*Given information:*

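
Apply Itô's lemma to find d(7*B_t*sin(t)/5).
d(7*B_t*sin(t)/5) = (7*B_t*cos(t)/5) dt + (7*sin(t)/5) dB_t

Itô's formula for f(t, x): d f(t, B_t) = (f_t + (1/2) f_xx) dt + f_x dB_t. Compute partials of f(t, x) = 7*x*sin(t)/5:
  f_t(t,x)  = 7*x*cos(t)/5
  f_x(t,x)  = 7*sin(t)/5
  f_xx(t,x) = 0
Assemble drift = f_t + (1/2) f_xx = 7*x*cos(t)/5 and diffusion = f_x = 7*sin(t)/5. Substituting x = B_t:
  d(7*B_t*sin(t)/5) = (7*B_t*cos(t)/5) dt + (7*sin(t)/5) dB_t.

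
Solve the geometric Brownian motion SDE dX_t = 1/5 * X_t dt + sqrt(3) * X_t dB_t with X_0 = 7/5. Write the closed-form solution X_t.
X_t = 7/5 * exp((-13/10) * t + (sqrt(3)) * B_t)

For GBM dX = mu X dt + sigma X dB with X_0 = x_0, apply Itô to Y = log X: dY = (mu - sigma^2/2) dt + sigma dB, so Y_t = log(x_0) + (mu - sigma^2/2) t + sigma B_t and hence X_t = x_0 * exp((mu - sigma^2/2) t + sigma B_t).
With mu = 1/5, sigma = sqrt(3), x_0 = 7/5, this gives:
  X_t = 7/5 * exp((-13/10) * t + (sqrt(3)) * B_t).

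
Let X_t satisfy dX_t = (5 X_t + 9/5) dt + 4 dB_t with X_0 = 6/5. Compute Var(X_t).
Var(X_t) = 8*exp(10*t)/5 - 8/5

The variance V(t) = Var(X_t) satisfies V'(t) = 2 a V(t) + c^2 with V(0) = 0 (drift coefficient is linear in X, diffusion is constant). With a = 5, c = 4, the solution is
  V(t) = (c^2 / (2 a)) * (exp(2 a t) - 1)
       = (4^2 / (2*5)) * (exp(10 t) - 1)
       = 8*exp(10*t)/5 - 8/5.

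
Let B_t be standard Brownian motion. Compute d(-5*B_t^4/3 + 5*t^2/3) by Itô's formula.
d(-5*B_t^4/3 + 5*t^2/3) = (-10*B_t^2 + 10*t/3) dt + (-20*B_t^3/3) dB_t

Itô's formula for f(t, x): d f(t, B_t) = (f_t + (1/2) f_xx) dt + f_x dB_t. Compute partials of f(t, x) = 5*t^2/3 - 5*x^4/3:
  f_t(t,x)  = 10*t/3
  f_x(t,x)  = -20*x^3/3
  f_xx(t,x) = -20*x^2
Assemble drift = f_t + (1/2) f_xx = 10*t/3 - 10*x^2 and diffusion = f_x = -20*x^3/3. Substituting x = B_t:
  d(-5*B_t^4/3 + 5*t^2/3) = (-10*B_t^2 + 10*t/3) dt + (-20*B_t^3/3) dB_t.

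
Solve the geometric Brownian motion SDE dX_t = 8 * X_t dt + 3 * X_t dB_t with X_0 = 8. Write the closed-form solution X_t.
X_t = 8 * exp((7/2) * t + (3) * B_t)

For GBM dX = mu X dt + sigma X dB with X_0 = x_0, apply Itô to Y = log X: dY = (mu - sigma^2/2) dt + sigma dB, so Y_t = log(x_0) + (mu - sigma^2/2) t + sigma B_t and hence X_t = x_0 * exp((mu - sigma^2/2) t + sigma B_t).
With mu = 8, sigma = 3, x_0 = 8, this gives:
  X_t = 8 * exp((7/2) * t + (3) * B_t).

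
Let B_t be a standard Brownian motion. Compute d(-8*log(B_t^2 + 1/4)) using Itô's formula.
d(-8*log(B_t^2 + 1/4)) = (32*(4*B_t^2 - 1)/(4*B_t^2 + 1)^2) dt + (-64*B_t/(4*B_t^2 + 1)) dB_t

Itô's formula for f(B_t) gives d f(B_t) = f'(B_t) dB_t + (1/2) f''(B_t) dt. Compute derivatives of f(x) = -8*log(x^2 + 1/4):
  f'(x)  = -64*x/(4*x^2 + 1)
  f''(x) = 64*(4*x^2 - 1)/(4*x^2 + 1)^2
Substitute x = B_t and multiply the f'' term by 1/2:
  drift     = (1/2) * (64*(4*x^2 - 1)/(4*x^2 + 1)^2) evaluated at B_t = 32*(4*B_t^2 - 1)/(4*B_t^2 + 1)^2
  diffusion = (-64*x/(4*x^2 + 1)) evaluated at B_t = -64*B_t/(4*B_t^2 + 1)
Therefore d(-8*log(B_t^2 + 1/4)) = (32*(4*B_t^2 - 1)/(4*B_t^2 + 1)^2) dt + (-64*B_t/(4*B_t^2 + 1)) dB_t.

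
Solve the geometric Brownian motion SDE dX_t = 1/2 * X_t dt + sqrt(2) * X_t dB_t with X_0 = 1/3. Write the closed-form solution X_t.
X_t = 1/3 * exp((-1/2) * t + (sqrt(2)) * B_t)

For GBM dX = mu X dt + sigma X dB with X_0 = x_0, apply Itô to Y = log X: dY = (mu - sigma^2/2) dt + sigma dB, so Y_t = log(x_0) + (mu - sigma^2/2) t + sigma B_t and hence X_t = x_0 * exp((mu - sigma^2/2) t + sigma B_t).
With mu = 1/2, sigma = sqrt(2), x_0 = 1/3, this gives:
  X_t = 1/3 * exp((-1/2) * t + (sqrt(2)) * B_t).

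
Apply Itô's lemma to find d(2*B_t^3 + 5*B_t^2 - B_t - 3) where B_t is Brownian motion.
d(2*B_t^3 + 5*B_t^2 - B_t - 3) = (6*B_t + 5) dt + (6*B_t^2 + 10*B_t - 1) dB_t

Itô's formula for f(B_t) gives d f(B_t) = f'(B_t) dB_t + (1/2) f''(B_t) dt. Compute derivatives of f(x) = 2*x^3 + 5*x^2 - x - 3:
  f'(x)  = 6*x^2 + 10*x - 1
  f''(x) = 12*x + 10
Substitute x = B_t and multiply the f'' term by 1/2:
  drift     = (1/2) * (12*x + 10) evaluated at B_t = 6*B_t + 5
  diffusion = (6*x^2 + 10*x - 1) evaluated at B_t = 6*B_t^2 + 10*B_t - 1
Therefore d(2*B_t^3 + 5*B_t^2 - B_t - 3) = (6*B_t + 5) dt + (6*B_t^2 + 10*B_t - 1) dB_t.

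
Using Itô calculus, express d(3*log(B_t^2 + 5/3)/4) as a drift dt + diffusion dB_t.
d(3*log(B_t^2 + 5/3)/4) = (9*(5 - 3*B_t^2)/(4*(3*B_t^2 + 5)^2)) dt + (9*B_t/(2*(3*B_t^2 + 5))) dB_t

Itô's formula for f(B_t) gives d f(B_t) = f'(B_t) dB_t + (1/2) f''(B_t) dt. Compute derivatives of f(x) = 3*log(x^2 + 5/3)/4:
  f'(x)  = 9*x/(2*(3*x^2 + 5))
  f''(x) = 9*(5 - 3*x^2)/(2*(3*x^2 + 5)^2)
Substitute x = B_t and multiply the f'' term by 1/2:
  drift     = (1/2) * (9*(5 - 3*x^2)/(2*(3*x^2 + 5)^2)) evaluated at B_t = 9*(5 - 3*B_t^2)/(4*(3*B_t^2 + 5)^2)
  diffusion = (9*x/(2*(3*x^2 + 5))) evaluated at B_t = 9*B_t/(2*(3*B_t^2 + 5))
Therefore d(3*log(B_t^2 + 5/3)/4) = (9*(5 - 3*B_t^2)/(4*(3*B_t^2 + 5)^2)) dt + (9*B_t/(2*(3*B_t^2 + 5))) dB_t.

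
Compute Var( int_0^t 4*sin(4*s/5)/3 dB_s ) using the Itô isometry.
Var = 8*t/9 - 10*sin(4*t/5)*cos(4*t/5)/9

The Itô integral of a deterministic integrand f(s) has mean 0 because each increment f(s) * (B_{s+ds} - B_s) has mean 0. By the Itô isometry:
  Var( int_0^t f(s) dB_s ) = E[ (int_0^t f(s) dB_s)^2 ] = int_0^t f(s)^2 ds.
Here f(s) = 4*sin(4*s/5)/3, so f(s)^2 = 16*sin(4*s/5)^2/9. Integrate:
  int_0^t (16*sin(4*s/5)^2/9) ds = 8*t/9 - 10*sin(4*t/5)*cos(4*t/5)/9.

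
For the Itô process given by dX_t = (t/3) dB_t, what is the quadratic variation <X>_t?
<X>_t = t^3/27

For an Itô process dX_t = a(t) dt + b(t) dB_t, the quadratic variation is <X>_t = int_0^t b(s)^2 ds (the drift term does not contribute). Here b(s) = s/3, so
  b(s)^2 = s^2/9.
Integrating from 0 to t:
  <X>_t = int_0^t (s^2/9) ds = t^3/27.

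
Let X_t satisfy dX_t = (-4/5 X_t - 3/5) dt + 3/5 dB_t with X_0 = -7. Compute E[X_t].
E[X_t] = -3/4 - 25*exp(-4*t/5)/4

Taking expectations and using E[dB_t] = 0, the mean m(t) = E[X_t] satisfies the ODE m'(t) = a m(t) + b with m(0) = x_0. With a = -4/5, b = -3/5, x_0 = -7, the solution is
  m(t) = x_0 * exp(a t) + (b/a) * (exp(a t) - 1)
       = (-7) * exp((-4/5) t) + ((-3/5)/(-4/5)) * (exp((-4/5) t) - 1)
       = -3/4 - 25*exp(-4*t/5)/4.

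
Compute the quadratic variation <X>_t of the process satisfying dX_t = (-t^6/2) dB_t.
<X>_t = t^13/52

For an Itô process dX_t = a(t) dt + b(t) dB_t, the quadratic variation is <X>_t = int_0^t b(s)^2 ds (the drift term does not contribute). Here b(s) = -s^6/2, so
  b(s)^2 = s^12/4.
Integrating from 0 to t:
  <X>_t = int_0^t (s^12/4) ds = t^13/52.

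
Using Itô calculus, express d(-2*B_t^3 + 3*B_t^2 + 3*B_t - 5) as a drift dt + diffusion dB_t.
d(-2*B_t^3 + 3*B_t^2 + 3*B_t - 5) = (3 - 6*B_t) dt + (-6*B_t^2 + 6*B_t + 3) dB_t

Itô's formula for f(B_t) gives d f(B_t) = f'(B_t) dB_t + (1/2) f''(B_t) dt. Compute derivatives of f(x) = -2*x^3 + 3*x^2 + 3*x - 5:
  f'(x)  = -6*x^2 + 6*x + 3
  f''(x) = 6 - 12*x
Substitute x = B_t and multiply the f'' term by 1/2:
  drift     = (1/2) * (6 - 12*x) evaluated at B_t = 3 - 6*B_t
  diffusion = (-6*x^2 + 6*x + 3) evaluated at B_t = -6*B_t^2 + 6*B_t + 3
Therefore d(-2*B_t^3 + 3*B_t^2 + 3*B_t - 5) = (3 - 6*B_t) dt + (-6*B_t^2 + 6*B_t + 3) dB_t.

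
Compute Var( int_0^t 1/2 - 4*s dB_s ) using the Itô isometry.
Var = t*(64*t^2 - 24*t + 3)/12

The Itô integral of a deterministic integrand f(s) has mean 0 because each increment f(s) * (B_{s+ds} - B_s) has mean 0. By the Itô isometry:
  Var( int_0^t f(s) dB_s ) = E[ (int_0^t f(s) dB_s)^2 ] = int_0^t f(s)^2 ds.
Here f(s) = 1/2 - 4*s, so f(s)^2 = (8*s - 1)^2/4. Integrate:
  int_0^t ((8*s - 1)^2/4) ds = t*(64*t^2 - 24*t + 3)/12.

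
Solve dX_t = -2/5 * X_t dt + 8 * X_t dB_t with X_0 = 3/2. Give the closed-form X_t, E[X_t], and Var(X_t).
X_t = 3/2 * exp((-162/5) t + (8) B_t); E[X_t] = 3*exp(-2*t/5)/2; Var(X_t) = (9*exp(64*t) - 9)*exp(-4*t/5)/4

For GBM dX = mu X dt + sigma X dB with X_0 = x_0, apply Itô to Y = log X: dY = (mu - sigma^2/2) dt + sigma dB, so Y_t = log(x_0) + (mu - sigma^2/2) t + sigma B_t and hence X_t = x_0 * exp((mu - sigma^2/2) t + sigma B_t).
With mu = -2/5, sigma = 8, x_0 = 3/2, this gives:
  X_t = 3/2 * exp((-162/5) * t + (8) * B_t).
Since sigma*B_t ~ Normal(0, sigma^2 t), E[exp(sigma*B_t)] = exp(sigma^2 t / 2); so E[X_t] = x_0 * exp((mu - sigma^2/2) t) * exp(sigma^2 t / 2) = x_0 * exp(mu t) = 3*exp(-2*t/5)/2.
Var(X_t) = E[X_t^2] - (E[X_t])^2 = x_0^2 * exp(2 mu t) * (exp(sigma^2 t) - 1) = (9*exp(64*t) - 9)*exp(-4*t/5)/4.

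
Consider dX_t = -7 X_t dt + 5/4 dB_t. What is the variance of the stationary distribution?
lim Var(X_t) = 25/224

The OU SDE dX = -theta X dt + sigma dB admits the integrating factor exp(theta t): d(exp(theta t) X_t) = sigma exp(theta t) dB_t. Integrating from 0 to t gives X_t = x_0 * exp(-theta t) + sigma * int_0^t exp(-theta (t-s)) dB_s for any initial x_0. The Itô integral has variance (by the Itô isometry) sigma^2 * int_0^t exp(-2 theta (t - s)) ds = sigma^2 * (1 - exp(-2 theta t)) / (2 theta), independent of x_0.
With theta = 7, sigma = 5/4:
  Var(X_t) = (5/4)^2 * (1 - exp(-2*7 t)) / (2 * 7) = 25/224 - 25*exp(-14*t)/224.
As t -> infinity, exp(-2*7 t) -> 0, so the stationary variance is sigma^2 / (2 theta) = 25/224.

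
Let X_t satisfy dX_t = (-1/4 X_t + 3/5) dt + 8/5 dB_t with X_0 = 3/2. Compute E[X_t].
E[X_t] = 12/5 - 9*exp(-t/4)/10

Taking expectations and using E[dB_t] = 0, the mean m(t) = E[X_t] satisfies the ODE m'(t) = a m(t) + b with m(0) = x_0. With a = -1/4, b = 3/5, x_0 = 3/2, the solution is
  m(t) = x_0 * exp(a t) + (b/a) * (exp(a t) - 1)
       = (3/2) * exp((-1/4) t) + ((3/5)/(-1/4)) * (exp((-1/4) t) - 1)
       = 12/5 - 9*exp(-t/4)/10.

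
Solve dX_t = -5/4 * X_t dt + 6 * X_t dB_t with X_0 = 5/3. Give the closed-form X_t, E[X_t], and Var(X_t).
X_t = 5/3 * exp((-77/4) t + (6) B_t); E[X_t] = 5*exp(-5*t/4)/3; Var(X_t) = (25*exp(36*t) - 25)*exp(-5*t/2)/9

For GBM dX = mu X dt + sigma X dB with X_0 = x_0, apply Itô to Y = log X: dY = (mu - sigma^2/2) dt + sigma dB, so Y_t = log(x_0) + (mu - sigma^2/2) t + sigma B_t and hence X_t = x_0 * exp((mu - sigma^2/2) t + sigma B_t).
With mu = -5/4, sigma = 6, x_0 = 5/3, this gives:
  X_t = 5/3 * exp((-77/4) * t + (6) * B_t).
Since sigma*B_t ~ Normal(0, sigma^2 t), E[exp(sigma*B_t)] = exp(sigma^2 t / 2); so E[X_t] = x_0 * exp((mu - sigma^2/2) t) * exp(sigma^2 t / 2) = x_0 * exp(mu t) = 5*exp(-5*t/4)/3.
Var(X_t) = E[X_t^2] - (E[X_t])^2 = x_0^2 * exp(2 mu t) * (exp(sigma^2 t) - 1) = (25*exp(36*t) - 25)*exp(-5*t/2)/9.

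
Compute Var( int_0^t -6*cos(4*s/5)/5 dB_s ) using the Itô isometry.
Var = 18*t/25 + 9*sin(4*t/5)*cos(4*t/5)/10

The Itô integral of a deterministic integrand f(s) has mean 0 because each increment f(s) * (B_{s+ds} - B_s) has mean 0. By the Itô isometry:
  Var( int_0^t f(s) dB_s ) = E[ (int_0^t f(s) dB_s)^2 ] = int_0^t f(s)^2 ds.
Here f(s) = -6*cos(4*s/5)/5, so f(s)^2 = 36*cos(4*s/5)^2/25. Integrate:
  int_0^t (36*cos(4*s/5)^2/25) ds = 18*t/25 + 9*sin(4*t/5)*cos(4*t/5)/10.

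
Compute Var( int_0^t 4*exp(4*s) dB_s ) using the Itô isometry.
Var = 2*exp(8*t) - 2

The Itô integral of a deterministic integrand f(s) has mean 0 because each increment f(s) * (B_{s+ds} - B_s) has mean 0. By the Itô isometry:
  Var( int_0^t f(s) dB_s ) = E[ (int_0^t f(s) dB_s)^2 ] = int_0^t f(s)^2 ds.
Here f(s) = 4*exp(4*s), so f(s)^2 = 16*exp(8*s). Integrate:
  int_0^t (16*exp(8*s)) ds = 2*exp(8*t) - 2.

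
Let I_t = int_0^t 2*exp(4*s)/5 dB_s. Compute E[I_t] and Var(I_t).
E[I_t] = 0; Var(I_t) = exp(8*t)/50 - 1/50

The Itô integral of a deterministic integrand f(s) has mean 0 because each increment f(s) * (B_{s+ds} - B_s) has mean 0. By the Itô isometry:
  Var( int_0^t f(s) dB_s ) = E[ (int_0^t f(s) dB_s)^2 ] = int_0^t f(s)^2 ds.
Here f(s) = 2*exp(4*s)/5, so f(s)^2 = 4*exp(8*s)/25. Integrate:
  int_0^t (4*exp(8*s)/25) ds = exp(8*t)/50 - 1/50.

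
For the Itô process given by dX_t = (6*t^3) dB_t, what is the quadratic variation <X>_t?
<X>_t = 36*t^7/7

For an Itô process dX_t = a(t) dt + b(t) dB_t, the quadratic variation is <X>_t = int_0^t b(s)^2 ds (the drift term does not contribute). Here b(s) = 6*s^3, so
  b(s)^2 = 36*s^6.
Integrating from 0 to t:
  <X>_t = int_0^t (36*s^6) ds = 36*t^7/7.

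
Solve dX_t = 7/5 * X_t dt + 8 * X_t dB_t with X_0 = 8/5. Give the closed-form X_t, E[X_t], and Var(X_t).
X_t = 8/5 * exp((-153/5) t + (8) B_t); E[X_t] = 8*exp(7*t/5)/5; Var(X_t) = 64*(exp(64*t) - 1)*exp(14*t/5)/25

For GBM dX = mu X dt + sigma X dB with X_0 = x_0, apply Itô to Y = log X: dY = (mu - sigma^2/2) dt + sigma dB, so Y_t = log(x_0) + (mu - sigma^2/2) t + sigma B_t and hence X_t = x_0 * exp((mu - sigma^2/2) t + sigma B_t).
With mu = 7/5, sigma = 8, x_0 = 8/5, this gives:
  X_t = 8/5 * exp((-153/5) * t + (8) * B_t).
Since sigma*B_t ~ Normal(0, sigma^2 t), E[exp(sigma*B_t)] = exp(sigma^2 t / 2); so E[X_t] = x_0 * exp((mu - sigma^2/2) t) * exp(sigma^2 t / 2) = x_0 * exp(mu t) = 8*exp(7*t/5)/5.
Var(X_t) = E[X_t^2] - (E[X_t])^2 = x_0^2 * exp(2 mu t) * (exp(sigma^2 t) - 1) = 64*(exp(64*t) - 1)*exp(14*t/5)/25.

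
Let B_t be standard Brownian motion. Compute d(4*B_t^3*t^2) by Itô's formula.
d(4*B_t^3*t^2) = (4*B_t*t*(2*B_t^2 + 3*t)) dt + (12*B_t^2*t^2) dB_t

Itô's formula for f(t, x): d f(t, B_t) = (f_t + (1/2) f_xx) dt + f_x dB_t. Compute partials of f(t, x) = 4*t^2*x^3:
  f_t(t,x)  = 8*t*x^3
  f_x(t,x)  = 12*t^2*x^2
  f_xx(t,x) = 24*t^2*x
Assemble drift = f_t + (1/2) f_xx = 4*t*x*(3*t + 2*x^2) and diffusion = f_x = 12*t^2*x^2. Substituting x = B_t:
  d(4*B_t^3*t^2) = (4*B_t*t*(2*B_t^2 + 3*t)) dt + (12*B_t^2*t^2) dB_t.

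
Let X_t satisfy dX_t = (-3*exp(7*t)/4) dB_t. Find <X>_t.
<X>_t = 9*exp(14*t)/224 - 9/224

For an Itô process dX_t = a(t) dt + b(t) dB_t, the quadratic variation is <X>_t = int_0^t b(s)^2 ds (the drift term does not contribute). Here b(s) = -3*exp(7*s)/4, so
  b(s)^2 = 9*exp(14*s)/16.
Integrating from 0 to t:
  <X>_t = int_0^t (9*exp(14*s)/16) ds = 9*exp(14*t)/224 - 9/224.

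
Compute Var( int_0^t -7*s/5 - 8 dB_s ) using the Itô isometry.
Var = t*(49*t^2 + 840*t + 4800)/75

The Itô integral of a deterministic integrand f(s) has mean 0 because each increment f(s) * (B_{s+ds} - B_s) has mean 0. By the Itô isometry:
  Var( int_0^t f(s) dB_s ) = E[ (int_0^t f(s) dB_s)^2 ] = int_0^t f(s)^2 ds.
Here f(s) = -7*s/5 - 8, so f(s)^2 = (7*s + 40)^2/25. Integrate:
  int_0^t ((7*s + 40)^2/25) ds = t*(49*t^2 + 840*t + 4800)/75.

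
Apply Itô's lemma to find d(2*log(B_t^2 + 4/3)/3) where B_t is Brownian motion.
d(2*log(B_t^2 + 4/3)/3) = (2*(4 - 3*B_t^2)/(3*B_t^2 + 4)^2) dt + (4*B_t/(3*B_t^2 + 4)) dB_t

Itô's formula for f(B_t) gives d f(B_t) = f'(B_t) dB_t + (1/2) f''(B_t) dt. Compute derivatives of f(x) = 2*log(x^2 + 4/3)/3:
  f'(x)  = 4*x/(3*x^2 + 4)
  f''(x) = 4*(4 - 3*x^2)/(3*x^2 + 4)^2
Substitute x = B_t and multiply the f'' term by 1/2:
  drift     = (1/2) * (4*(4 - 3*x^2)/(3*x^2 + 4)^2) evaluated at B_t = 2*(4 - 3*B_t^2)/(3*B_t^2 + 4)^2
  diffusion = (4*x/(3*x^2 + 4)) evaluated at B_t = 4*B_t/(3*B_t^2 + 4)
Therefore d(2*log(B_t^2 + 4/3)/3) = (2*(4 - 3*B_t^2)/(3*B_t^2 + 4)^2) dt + (4*B_t/(3*B_t^2 + 4)) dB_t.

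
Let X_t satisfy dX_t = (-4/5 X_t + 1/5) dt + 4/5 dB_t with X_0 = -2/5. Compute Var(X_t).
Var(X_t) = 2/5 - 2*exp(-8*t/5)/5

The variance V(t) = Var(X_t) satisfies V'(t) = 2 a V(t) + c^2 with V(0) = 0 (drift coefficient is linear in X, diffusion is constant). With a = -4/5, c = 4/5, the solution is
  V(t) = (c^2 / (2 a)) * (exp(2 a t) - 1)
       = ((4/5)^2 / (2*(-4/5))) * (exp((-8/5) t) - 1)
       = 2/5 - 2*exp(-8*t/5)/5.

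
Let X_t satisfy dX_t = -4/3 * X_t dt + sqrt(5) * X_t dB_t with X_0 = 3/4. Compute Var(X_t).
Var(X_t) = (9*exp(5*t) - 9)*exp(-8*t/3)/16

For GBM dX = mu X dt + sigma X dB with X_0 = x_0, apply Itô to Y = log X: dY = (mu - sigma^2/2) dt + sigma dB, so Y_t = log(x_0) + (mu - sigma^2/2) t + sigma B_t and hence X_t = x_0 * exp((mu - sigma^2/2) t + sigma B_t).
With mu = -4/3, sigma = sqrt(5), x_0 = 3/4, this gives:
  X_t = 3/4 * exp((-23/6) * t + (sqrt(5)) * B_t).
Since sigma*B_t ~ Normal(0, sigma^2 t), E[exp(sigma*B_t)] = exp(sigma^2 t / 2); so E[X_t] = x_0 * exp((mu - sigma^2/2) t) * exp(sigma^2 t / 2) = x_0 * exp(mu t) = 3*exp(-4*t/3)/4.
Var(X_t) = E[X_t^2] - (E[X_t])^2 = x_0^2 * exp(2 mu t) * (exp(sigma^2 t) - 1) = (9*exp(5*t) - 9)*exp(-8*t/3)/16.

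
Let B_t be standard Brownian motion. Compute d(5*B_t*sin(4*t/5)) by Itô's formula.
d(5*B_t*sin(4*t/5)) = (4*B_t*cos(4*t/5)) dt + (5*sin(4*t/5)) dB_t

Itô's formula for f(t, x): d f(t, B_t) = (f_t + (1/2) f_xx) dt + f_x dB_t. Compute partials of f(t, x) = 5*x*sin(4*t/5):
  f_t(t,x)  = 4*x*cos(4*t/5)
  f_x(t,x)  = 5*sin(4*t/5)
  f_xx(t,x) = 0
Assemble drift = f_t + (1/2) f_xx = 4*x*cos(4*t/5) and diffusion = f_x = 5*sin(4*t/5). Substituting x = B_t:
  d(5*B_t*sin(4*t/5)) = (4*B_t*cos(4*t/5)) dt + (5*sin(4*t/5)) dB_t.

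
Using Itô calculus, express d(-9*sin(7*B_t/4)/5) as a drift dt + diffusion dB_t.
d(-9*sin(7*B_t/4)/5) = (441*sin(7*B_t/4)/160) dt + (-63*cos(7*B_t/4)/20) dB_t

Itô's formula for f(B_t) gives d f(B_t) = f'(B_t) dB_t + (1/2) f''(B_t) dt. Compute derivatives of f(x) = -9*sin(7*x/4)/5:
  f'(x)  = -63*cos(7*x/4)/20
  f''(x) = 441*sin(7*x/4)/80
Substitute x = B_t and multiply the f'' term by 1/2:
  drift     = (1/2) * (441*sin(7*x/4)/80) evaluated at B_t = 441*sin(7*B_t/4)/160
  diffusion = (-63*cos(7*x/4)/20) evaluated at B_t = -63*cos(7*B_t/4)/20
Therefore d(-9*sin(7*B_t/4)/5) = (441*sin(7*B_t/4)/160) dt + (-63*cos(7*B_t/4)/20) dB_t.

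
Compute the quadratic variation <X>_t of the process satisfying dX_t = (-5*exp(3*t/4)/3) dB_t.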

*Problem requirements:*
Please transcribe only the portion of the material that starts at the line containing "Using Itô calculus, express d(-9*sin(7*B_t/4)/5)" and runs through its last line, inclusive, exactly as given.

*Response for this exercise:*
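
Using Itô calculus, express d(-9*sin(7*B_t/4)/5) as a drift dt + diffusion dB_t.
d(-9*sin(7*B_t/4)/5) = (441*sin(7*B_t/4)/160) dt + (-63*cos(7*B_t/4)/20) dB_t

Itô's formula for f(B_t) gives d f(B_t) = f'(B_t) dB_t + (1/2) f''(B_t) dt. Compute derivatives of f(x) = -9*sin(7*x/4)/5:
  f'(x)  = -63*cos(7*x/4)/20
  f''(x) = 441*sin(7*x/4)/80
Substitute x = B_t and multiply the f'' term by 1/2:
  drift     = (1/2) * (441*sin(7*x/4)/80) evaluated at B_t = 441*sin(7*B_t/4)/160
  diffusion = (-63*cos(7*x/4)/20) evaluated at B_t = -63*cos(7*B_t/4)/20
Therefore d(-9*sin(7*B_t/4)/5) = (441*sin(7*B_t/4)/160) dt + (-63*cos(7*B_t/4)/20) dB_t.

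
Compute the quadratic variation <X>_t of the process satisfying dX_t = (-5*exp(3*t/4)/3) dB_t.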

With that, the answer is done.